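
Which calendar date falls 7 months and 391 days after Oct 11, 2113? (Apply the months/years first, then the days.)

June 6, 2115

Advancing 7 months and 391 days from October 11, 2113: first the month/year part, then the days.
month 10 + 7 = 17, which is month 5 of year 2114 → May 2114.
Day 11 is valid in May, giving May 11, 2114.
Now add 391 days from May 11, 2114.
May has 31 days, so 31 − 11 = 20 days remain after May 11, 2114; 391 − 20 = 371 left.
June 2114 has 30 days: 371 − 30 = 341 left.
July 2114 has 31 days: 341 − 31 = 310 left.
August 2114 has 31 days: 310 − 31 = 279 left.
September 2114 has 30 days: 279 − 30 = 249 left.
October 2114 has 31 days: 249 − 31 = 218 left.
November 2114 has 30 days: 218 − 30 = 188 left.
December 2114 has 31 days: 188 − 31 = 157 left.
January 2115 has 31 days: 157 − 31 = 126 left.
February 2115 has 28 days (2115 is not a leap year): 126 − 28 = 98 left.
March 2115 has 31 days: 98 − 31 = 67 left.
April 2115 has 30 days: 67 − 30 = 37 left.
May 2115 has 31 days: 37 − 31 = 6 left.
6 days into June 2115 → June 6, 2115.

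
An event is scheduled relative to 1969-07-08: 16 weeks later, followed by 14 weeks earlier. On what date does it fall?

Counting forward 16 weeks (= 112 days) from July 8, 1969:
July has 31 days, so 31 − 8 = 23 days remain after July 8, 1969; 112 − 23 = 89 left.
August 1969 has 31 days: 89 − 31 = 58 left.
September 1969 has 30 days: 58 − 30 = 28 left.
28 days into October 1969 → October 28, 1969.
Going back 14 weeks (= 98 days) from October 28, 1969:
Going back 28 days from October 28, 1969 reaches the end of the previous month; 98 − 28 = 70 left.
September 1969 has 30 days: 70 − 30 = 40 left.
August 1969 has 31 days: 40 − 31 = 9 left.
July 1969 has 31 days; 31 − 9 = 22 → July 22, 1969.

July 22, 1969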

------

=== ACTION ITEM ===
Lines from the one holding "An event is" to the last line of the records: return these exactly, and only these.

=== RESPONSE ===
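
An event is scheduled relative to 1969-07-08: 16 weeks later, followed by 14 weeks earlier. On what date does it fall?

Counting forward 16 weeks (= 112 days) from July 8, 1969:
July has 31 days, so 31 − 8 = 23 days remain after July 8, 1969; 112 − 23 = 89 left.
August 1969 has 31 days: 89 − 31 = 58 left.
September 1969 has 30 days: 58 − 30 = 28 left.
28 days into October 1969 → October 28, 1969.
Going back 14 weeks (= 98 days) from October 28, 1969:
Going back 28 days from October 28, 1969 reaches the end of the previous month; 98 − 28 = 70 left.
September 1969 has 30 days: 70 − 30 = 40 left.
August 1969 has 31 days: 40 − 31 = 9 left.
July 1969 has 31 days; 31 − 9 = 22 → July 22, 1969.

July 22, 1969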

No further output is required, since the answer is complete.